▸ WORK ITEM:
The required output consists solely of the lines from the line containing "T(2,0) = 0.036342" through the end of the records, copied exactly.

Dataset entries
--- --- ---

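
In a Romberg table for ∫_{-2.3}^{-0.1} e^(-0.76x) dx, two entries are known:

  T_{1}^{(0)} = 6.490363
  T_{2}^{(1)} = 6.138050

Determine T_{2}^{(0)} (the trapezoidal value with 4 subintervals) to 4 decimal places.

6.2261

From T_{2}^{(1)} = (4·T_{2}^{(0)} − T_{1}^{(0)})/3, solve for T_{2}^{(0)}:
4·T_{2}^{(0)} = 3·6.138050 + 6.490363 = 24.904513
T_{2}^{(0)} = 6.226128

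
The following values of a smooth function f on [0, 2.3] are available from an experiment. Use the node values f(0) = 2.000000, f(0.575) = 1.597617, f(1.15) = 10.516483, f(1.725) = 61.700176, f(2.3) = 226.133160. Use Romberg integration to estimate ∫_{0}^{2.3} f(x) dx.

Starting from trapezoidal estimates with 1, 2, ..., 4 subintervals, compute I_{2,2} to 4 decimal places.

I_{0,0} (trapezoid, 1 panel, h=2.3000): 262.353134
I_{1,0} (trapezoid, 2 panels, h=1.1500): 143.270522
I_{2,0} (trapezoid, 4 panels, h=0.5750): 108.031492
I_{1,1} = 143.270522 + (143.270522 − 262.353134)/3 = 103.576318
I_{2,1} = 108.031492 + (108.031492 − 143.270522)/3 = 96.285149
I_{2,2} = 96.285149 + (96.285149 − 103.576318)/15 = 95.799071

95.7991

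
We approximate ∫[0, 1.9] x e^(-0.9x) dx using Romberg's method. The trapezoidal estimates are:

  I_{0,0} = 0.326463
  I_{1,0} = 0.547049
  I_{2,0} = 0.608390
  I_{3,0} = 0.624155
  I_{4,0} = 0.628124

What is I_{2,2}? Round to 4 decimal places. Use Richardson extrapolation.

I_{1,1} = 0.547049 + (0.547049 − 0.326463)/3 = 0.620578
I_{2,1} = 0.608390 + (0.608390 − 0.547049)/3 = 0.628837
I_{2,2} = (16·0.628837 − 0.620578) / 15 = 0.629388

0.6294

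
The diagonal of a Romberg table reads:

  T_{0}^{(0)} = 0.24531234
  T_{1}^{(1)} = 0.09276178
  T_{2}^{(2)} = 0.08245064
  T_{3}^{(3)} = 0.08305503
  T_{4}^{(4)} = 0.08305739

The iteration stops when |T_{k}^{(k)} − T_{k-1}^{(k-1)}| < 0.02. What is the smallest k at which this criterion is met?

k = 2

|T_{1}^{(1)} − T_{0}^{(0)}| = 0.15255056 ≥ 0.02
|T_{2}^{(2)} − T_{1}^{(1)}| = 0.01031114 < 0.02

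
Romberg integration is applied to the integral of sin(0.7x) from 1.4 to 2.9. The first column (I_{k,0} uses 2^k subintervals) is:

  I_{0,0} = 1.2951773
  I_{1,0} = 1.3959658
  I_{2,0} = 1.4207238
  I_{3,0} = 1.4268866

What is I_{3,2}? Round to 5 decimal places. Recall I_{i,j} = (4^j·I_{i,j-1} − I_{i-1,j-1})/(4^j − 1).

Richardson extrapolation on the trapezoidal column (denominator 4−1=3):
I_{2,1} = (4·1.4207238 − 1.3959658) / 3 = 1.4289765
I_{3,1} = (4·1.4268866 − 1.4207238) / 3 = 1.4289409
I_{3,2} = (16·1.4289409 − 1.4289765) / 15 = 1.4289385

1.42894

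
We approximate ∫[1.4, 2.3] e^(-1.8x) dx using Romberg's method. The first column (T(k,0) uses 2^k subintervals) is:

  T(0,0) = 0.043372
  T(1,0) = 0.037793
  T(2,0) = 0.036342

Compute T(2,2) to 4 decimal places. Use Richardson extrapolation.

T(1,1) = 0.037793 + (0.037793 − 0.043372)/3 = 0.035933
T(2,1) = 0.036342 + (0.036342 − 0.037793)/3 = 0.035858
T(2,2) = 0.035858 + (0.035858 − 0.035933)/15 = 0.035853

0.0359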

--- --- ---

▸ COMPLETED TASK:
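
  T(2,0) = 0.036342

Compute T(2,2) to 4 decimal places. Use Richardson extrapolation.

T(1,1) = 0.037793 + (0.037793 − 0.043372)/3 = 0.035933
T(2,1) = 0.036342 + (0.036342 − 0.037793)/3 = 0.035858
T(2,2) = 0.035858 + (0.035858 − 0.035933)/15 = 0.035853

0.0359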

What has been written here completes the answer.